▶ Work required: Could you output the entire listing without altering anything?

++++ Supplied records

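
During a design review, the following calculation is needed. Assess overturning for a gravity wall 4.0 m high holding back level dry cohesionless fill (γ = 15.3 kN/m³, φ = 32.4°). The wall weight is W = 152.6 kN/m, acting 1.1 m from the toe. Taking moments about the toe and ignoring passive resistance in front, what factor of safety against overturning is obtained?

K_a = tan²(45° − 32.4°/2) = 0.3022.
P_a = ½K_aγH² = 0.5×0.3022×15.3×4.0² = 36.99 kN/m, acting at H/3 = 1.333 m above the base.
Overturning moment M_o = P_a × H/3 = 36.99 × 1.333 = 49.32.
Resisting moment M_r = W × 1.1 = 152.6 × 1.1 = 167.9.
FS_overturning = M_r/M_o = 167.9/49.32 = 3.403.

3.40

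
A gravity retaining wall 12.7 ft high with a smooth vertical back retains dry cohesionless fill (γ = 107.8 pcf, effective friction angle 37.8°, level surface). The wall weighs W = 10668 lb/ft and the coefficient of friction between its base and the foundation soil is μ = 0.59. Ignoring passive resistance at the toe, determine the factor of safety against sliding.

3.02

K_a = tan²(45° − 37.8°/2) = 0.2400.
P_a = ½K_aγH² = 0.5×0.2400×107.8×12.7² = 2086 lb/ft, acting at H/3 = 4.233 ft above the base.
FS_sliding = μW / P_a = 0.59×10668 / 2086 = 3.017.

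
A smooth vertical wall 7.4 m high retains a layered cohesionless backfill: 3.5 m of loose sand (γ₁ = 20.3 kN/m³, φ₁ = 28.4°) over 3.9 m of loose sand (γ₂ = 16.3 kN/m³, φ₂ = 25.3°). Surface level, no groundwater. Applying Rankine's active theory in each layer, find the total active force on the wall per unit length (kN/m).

K_a1 = tan²(45°−28.4°/2) = 0.3554; K_a2 = tan²(45°−25.3°/2) = 0.4012.
Layer 1: σ at base = K_a1 γ₁ h₁ = 25.25 kPa; P₁ = ½×25.25×3.5 = 44.18.
Layer 2: σ_v at top = γ₁h₁ = 71.05; σ_h top = K_a2×71.05 = 28.50; σ_h base = K_a2×(71.05+16.3×3.9) = 54.01.
P₂ = ½(28.50+54.01)×3.9 = 160.9. Total P_a = 44.18+160.9 = 205.1 kN/m.

205 kN/m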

++++++++

▶ Result:
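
During a design review, the following calculation is needed. Assess overturning for a gravity wall 4.0 m high holding back level dry cohesionless fill (γ = 15.3 kN/m³, φ = 32.4°). The wall weight is W = 152.6 kN/m, acting 1.1 m from the toe. Taking moments about the toe and ignoring passive resistance in front, what factor of safety against overturning is obtained?

K_a = tan²(45° − 32.4°/2) = 0.3022.
P_a = ½K_aγH² = 0.5×0.3022×15.3×4.0² = 36.99 kN/m, acting at H/3 = 1.333 m above the base.
Overturning moment M_o = P_a × H/3 = 36.99 × 1.333 = 49.32.
Resisting moment M_r = W × 1.1 = 152.6 × 1.1 = 167.9.
FS_overturning = M_r/M_o = 167.9/49.32 = 3.403.

3.40

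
A gravity retaining wall 12.7 ft high with a smooth vertical back retains dry cohesionless fill (γ = 107.8 pcf, effective friction angle 37.8°, level surface). The wall weighs W = 10668 lb/ft and the coefficient of friction between its base and the foundation soil is μ = 0.59. Ignoring passive resistance at the toe, determine the factor of safety against sliding.

3.02

K_a = tan²(45° − 37.8°/2) = 0.2400.
P_a = ½K_aγH² = 0.5×0.2400×107.8×12.7² = 2086 lb/ft, acting at H/3 = 4.233 ft above the base.
FS_sliding = μW / P_a = 0.59×10668 / 2086 = 3.017.

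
A smooth vertical wall 7.4 m high retains a layered cohesionless backfill: 3.5 m of loose sand (γ₁ = 20.3 kN/m³, φ₁ = 28.4°) over 3.9 m of loose sand (γ₂ = 16.3 kN/m³, φ₂ = 25.3°). Surface level, no groundwater. Applying Rankine's active theory in each layer, find the total active force on the wall per unit length (kN/m).

K_a1 = tan²(45°−28.4°/2) = 0.3554; K_a2 = tan²(45°−25.3°/2) = 0.4012.
Layer 1: σ at base = K_a1 γ₁ h₁ = 25.25 kPa; P₁ = ½×25.25×3.5 = 44.18.
Layer 2: σ_v at top = γ₁h₁ = 71.05; σ_h top = K_a2×71.05 = 28.50; σ_h base = K_a2×(71.05+16.3×3.9) = 54.01.
P₂ = ½(28.50+54.01)×3.9 = 160.9. Total P_a = 44.18+160.9 = 205.1 kN/m.

205 kN/m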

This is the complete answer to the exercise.